Your task is to copy the lines of the data below from the line holding "A delivery package" through the line holding "- screen recording", inclusive, exactly and with nothing added.

::::::

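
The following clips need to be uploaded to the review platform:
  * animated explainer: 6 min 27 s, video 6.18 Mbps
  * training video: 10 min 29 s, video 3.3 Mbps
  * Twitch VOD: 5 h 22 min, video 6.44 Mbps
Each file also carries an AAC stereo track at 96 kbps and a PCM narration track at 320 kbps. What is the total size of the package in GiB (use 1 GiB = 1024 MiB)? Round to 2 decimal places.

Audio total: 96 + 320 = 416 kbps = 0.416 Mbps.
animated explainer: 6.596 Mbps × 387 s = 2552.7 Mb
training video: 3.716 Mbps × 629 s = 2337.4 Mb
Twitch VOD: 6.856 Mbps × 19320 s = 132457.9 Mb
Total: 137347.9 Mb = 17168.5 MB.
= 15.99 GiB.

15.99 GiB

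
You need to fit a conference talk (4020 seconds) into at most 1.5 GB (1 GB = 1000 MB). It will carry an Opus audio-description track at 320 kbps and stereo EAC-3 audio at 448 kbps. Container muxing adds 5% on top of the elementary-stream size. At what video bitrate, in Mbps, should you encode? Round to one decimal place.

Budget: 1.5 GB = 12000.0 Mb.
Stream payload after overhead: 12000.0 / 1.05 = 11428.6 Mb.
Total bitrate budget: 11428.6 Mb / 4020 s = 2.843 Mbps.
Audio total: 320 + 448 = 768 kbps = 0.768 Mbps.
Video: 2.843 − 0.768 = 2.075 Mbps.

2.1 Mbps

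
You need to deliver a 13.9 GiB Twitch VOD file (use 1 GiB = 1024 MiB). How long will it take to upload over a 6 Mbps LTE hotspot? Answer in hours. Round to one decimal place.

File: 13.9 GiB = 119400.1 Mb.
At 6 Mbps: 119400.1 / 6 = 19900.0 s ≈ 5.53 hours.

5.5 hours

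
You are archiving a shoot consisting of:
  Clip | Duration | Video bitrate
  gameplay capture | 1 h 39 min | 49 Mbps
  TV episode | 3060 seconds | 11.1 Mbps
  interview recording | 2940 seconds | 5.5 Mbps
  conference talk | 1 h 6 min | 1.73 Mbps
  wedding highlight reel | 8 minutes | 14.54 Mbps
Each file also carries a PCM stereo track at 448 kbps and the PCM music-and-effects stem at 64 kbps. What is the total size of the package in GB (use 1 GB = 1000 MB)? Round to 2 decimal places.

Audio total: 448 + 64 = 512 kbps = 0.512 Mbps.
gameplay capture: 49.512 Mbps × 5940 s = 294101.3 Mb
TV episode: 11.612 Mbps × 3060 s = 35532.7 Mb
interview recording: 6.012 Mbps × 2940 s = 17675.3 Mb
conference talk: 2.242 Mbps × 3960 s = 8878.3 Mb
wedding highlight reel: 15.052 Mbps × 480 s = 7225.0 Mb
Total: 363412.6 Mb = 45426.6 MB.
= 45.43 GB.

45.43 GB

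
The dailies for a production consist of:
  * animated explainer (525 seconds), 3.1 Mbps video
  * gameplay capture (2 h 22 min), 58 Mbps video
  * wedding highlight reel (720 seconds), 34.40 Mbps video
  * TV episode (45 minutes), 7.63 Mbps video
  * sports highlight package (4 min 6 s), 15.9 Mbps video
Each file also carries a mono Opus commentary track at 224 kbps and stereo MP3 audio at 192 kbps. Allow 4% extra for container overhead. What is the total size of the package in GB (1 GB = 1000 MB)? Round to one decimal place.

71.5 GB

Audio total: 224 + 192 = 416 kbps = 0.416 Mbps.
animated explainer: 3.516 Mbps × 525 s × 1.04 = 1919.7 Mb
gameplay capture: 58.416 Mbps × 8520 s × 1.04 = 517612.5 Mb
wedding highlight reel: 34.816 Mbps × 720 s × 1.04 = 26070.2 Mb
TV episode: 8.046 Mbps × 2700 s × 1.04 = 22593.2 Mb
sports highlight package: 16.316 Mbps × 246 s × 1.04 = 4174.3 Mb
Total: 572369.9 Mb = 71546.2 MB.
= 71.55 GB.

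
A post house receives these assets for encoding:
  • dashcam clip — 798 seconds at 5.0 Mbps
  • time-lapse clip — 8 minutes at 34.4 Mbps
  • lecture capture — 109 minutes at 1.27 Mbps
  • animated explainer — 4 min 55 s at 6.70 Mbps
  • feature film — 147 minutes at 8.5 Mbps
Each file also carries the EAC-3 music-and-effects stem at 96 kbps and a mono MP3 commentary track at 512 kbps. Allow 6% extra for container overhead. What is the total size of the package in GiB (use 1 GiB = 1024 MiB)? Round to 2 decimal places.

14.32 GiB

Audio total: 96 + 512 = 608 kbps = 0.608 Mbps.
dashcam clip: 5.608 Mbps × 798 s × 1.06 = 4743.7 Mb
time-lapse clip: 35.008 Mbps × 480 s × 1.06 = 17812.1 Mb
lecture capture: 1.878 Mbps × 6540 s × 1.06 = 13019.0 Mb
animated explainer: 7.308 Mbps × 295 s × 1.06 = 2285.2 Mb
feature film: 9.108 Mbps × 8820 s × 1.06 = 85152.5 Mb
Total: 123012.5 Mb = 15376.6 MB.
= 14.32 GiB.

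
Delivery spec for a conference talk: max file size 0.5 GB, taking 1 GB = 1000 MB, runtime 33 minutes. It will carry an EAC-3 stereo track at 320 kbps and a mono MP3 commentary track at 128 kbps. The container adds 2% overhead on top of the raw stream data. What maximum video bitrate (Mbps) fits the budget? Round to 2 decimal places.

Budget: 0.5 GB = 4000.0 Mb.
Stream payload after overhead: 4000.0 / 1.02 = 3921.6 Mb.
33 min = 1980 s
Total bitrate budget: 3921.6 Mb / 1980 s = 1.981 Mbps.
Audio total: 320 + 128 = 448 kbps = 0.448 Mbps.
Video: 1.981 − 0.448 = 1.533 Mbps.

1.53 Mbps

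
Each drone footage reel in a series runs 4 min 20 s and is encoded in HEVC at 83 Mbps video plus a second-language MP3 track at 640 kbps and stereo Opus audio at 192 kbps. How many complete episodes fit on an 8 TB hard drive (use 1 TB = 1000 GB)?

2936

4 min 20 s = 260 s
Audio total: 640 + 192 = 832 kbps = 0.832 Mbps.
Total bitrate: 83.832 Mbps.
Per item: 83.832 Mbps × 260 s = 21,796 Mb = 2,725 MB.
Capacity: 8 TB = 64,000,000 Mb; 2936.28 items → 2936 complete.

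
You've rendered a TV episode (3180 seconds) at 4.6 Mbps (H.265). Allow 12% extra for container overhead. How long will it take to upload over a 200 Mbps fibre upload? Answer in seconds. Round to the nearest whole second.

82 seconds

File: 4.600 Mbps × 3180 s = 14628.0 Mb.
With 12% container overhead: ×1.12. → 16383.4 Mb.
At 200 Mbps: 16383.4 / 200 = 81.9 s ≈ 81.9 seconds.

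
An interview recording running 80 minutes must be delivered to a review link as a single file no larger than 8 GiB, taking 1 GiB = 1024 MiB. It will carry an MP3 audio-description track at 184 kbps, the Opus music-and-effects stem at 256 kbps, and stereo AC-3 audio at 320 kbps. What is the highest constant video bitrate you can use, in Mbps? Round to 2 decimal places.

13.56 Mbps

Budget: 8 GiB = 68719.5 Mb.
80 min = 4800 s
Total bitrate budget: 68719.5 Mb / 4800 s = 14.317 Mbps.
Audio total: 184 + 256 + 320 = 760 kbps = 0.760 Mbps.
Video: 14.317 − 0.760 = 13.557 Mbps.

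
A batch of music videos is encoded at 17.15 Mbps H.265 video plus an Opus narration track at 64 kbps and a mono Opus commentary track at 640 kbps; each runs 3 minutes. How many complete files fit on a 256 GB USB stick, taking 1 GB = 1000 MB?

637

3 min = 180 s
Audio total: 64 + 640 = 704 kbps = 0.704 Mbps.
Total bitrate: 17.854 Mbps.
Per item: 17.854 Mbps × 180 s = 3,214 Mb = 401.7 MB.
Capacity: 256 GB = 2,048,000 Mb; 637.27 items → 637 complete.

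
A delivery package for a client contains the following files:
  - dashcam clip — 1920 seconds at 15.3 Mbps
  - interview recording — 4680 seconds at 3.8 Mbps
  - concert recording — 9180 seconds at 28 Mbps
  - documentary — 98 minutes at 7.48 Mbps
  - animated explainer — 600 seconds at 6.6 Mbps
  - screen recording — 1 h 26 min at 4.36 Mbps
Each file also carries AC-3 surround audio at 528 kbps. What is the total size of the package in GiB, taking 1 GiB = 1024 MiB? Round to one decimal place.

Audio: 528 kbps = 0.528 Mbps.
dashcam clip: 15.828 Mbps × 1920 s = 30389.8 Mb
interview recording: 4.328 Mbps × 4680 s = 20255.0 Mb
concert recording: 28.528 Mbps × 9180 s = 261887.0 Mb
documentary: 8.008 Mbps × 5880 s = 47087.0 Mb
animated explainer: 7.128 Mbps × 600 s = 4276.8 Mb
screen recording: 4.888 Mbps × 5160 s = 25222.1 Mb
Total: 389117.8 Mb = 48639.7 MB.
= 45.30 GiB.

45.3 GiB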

::::::

(EXPECTED ANSWER)
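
A delivery package for a client contains the following files:
  - dashcam clip — 1920 seconds at 15.3 Mbps
  - interview recording — 4680 seconds at 3.8 Mbps
  - concert recording — 9180 seconds at 28 Mbps
  - documentary — 98 minutes at 7.48 Mbps
  - animated explainer — 600 seconds at 6.6 Mbps
  - screen recording — 1 h 26 min at 4.36 Mbps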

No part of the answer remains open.